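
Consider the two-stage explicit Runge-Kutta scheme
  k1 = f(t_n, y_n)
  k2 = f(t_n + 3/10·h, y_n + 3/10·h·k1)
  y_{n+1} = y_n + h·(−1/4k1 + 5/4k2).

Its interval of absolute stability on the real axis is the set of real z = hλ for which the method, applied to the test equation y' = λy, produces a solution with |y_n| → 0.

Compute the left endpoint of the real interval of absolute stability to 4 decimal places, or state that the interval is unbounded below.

On y'=λy, z=hλ:
  k1=λy_n ⇒ h·k1=z·y_n;  k2=λ(1+3/10z)y_n ⇒ h·k2=z(1+3/10z)y_n
  y_{n+1}/y_n = 1 − 1/4z + 5/4z(1+3/10z) = 1 + z + 3/8z²
  Hence R(z) = 1 + z + 3/8z².

Solve |R(x)|<1 on ℝ⁻.
x=-1.42: |R|=0.3361
R=1: x+3/8x²=0 ⇒ x=−8/3=-2.6667; min R=1−1/(4·3/8)=0.3333>−1
Confirm numerically:
  x=-2.602: |R|=0.93690 <1
  x=-2.263: |R|=0.65744 <1
  x=-1.505: |R|=0.34438 <1
  x=-3.008: |R|=1.38502 >1
  x=-2.962: |R|=1.32804 >1
  x=-2.848: |R|=1.19366 >1
Interval (-2.6667, 0).

z* = -2.6667.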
....................
Exercise instructions: Repeat the entries above verbatim, but only from the line that has "h·(−1/4k1 + 5/4k2)." down to the line that has "Its interval of", inclusive.

Output of the task:
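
  y_{n+1} = y_n + h·(−1/4k1 + 5/4k2).

Its interval of absolute stability on the real axis is the set of real z = hλ for which the method, applied to the test equation y' = λy, produces a solution with |y_n| → 0.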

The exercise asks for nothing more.